What you return should match the data exactly, from the first line to the last.

- [SUPPLIED DATA]
*** Block opens ***
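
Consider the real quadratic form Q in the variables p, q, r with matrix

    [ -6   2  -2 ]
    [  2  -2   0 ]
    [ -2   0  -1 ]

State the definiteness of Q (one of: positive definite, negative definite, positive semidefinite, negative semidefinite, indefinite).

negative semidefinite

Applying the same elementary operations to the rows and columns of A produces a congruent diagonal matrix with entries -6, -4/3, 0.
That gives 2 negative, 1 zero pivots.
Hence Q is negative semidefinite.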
*** Block closes ***
- [OUTPUT BELOW]
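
Consider the real quadratic form Q in the variables p, q, r with matrix

    [ -6   2  -2 ]
    [  2  -2   0 ]
    [ -2   0  -1 ]

State the definiteness of Q (one of: positive definite, negative definite, positive semidefinite, negative semidefinite, indefinite).

negative semidefinite

Applying the same elementary operations to the rows and columns of A produces a congruent diagonal matrix with entries -6, -4/3, 0.
That gives 2 negative, 1 zero pivots.
Hence Q is negative semidefinite.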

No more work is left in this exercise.